*EXERCISE INSTRUCTIONS*: Would you please write out each entry precisely as given?

Segment Start: GIVEN DATA

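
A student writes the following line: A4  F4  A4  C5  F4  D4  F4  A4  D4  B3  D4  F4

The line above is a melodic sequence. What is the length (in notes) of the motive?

4

Try groups of 4 (3 cells in 12 notes):
A4 F4 A4 C5 | F4 D4 F4 A4 | D4 B3 D4 F4
That's a consistent down a 3rd shift per cell, and no other grouping gives one.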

Segment End: GIVEN DATA

*TASK OUTPUT*:
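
A student writes the following line: A4  F4  A4  C5  F4  D4  F4  A4  D4  B3  D4  F4

The line above is a melodic sequence. What is the length (in notes) of the motive?

4

Try groups of 4 (3 cells in 12 notes):
A4 F4 A4 C5 | F4 D4 F4 A4 | D4 B3 D4 F4
That's a consistent down a 3rd shift per cell, and no other grouping gives one.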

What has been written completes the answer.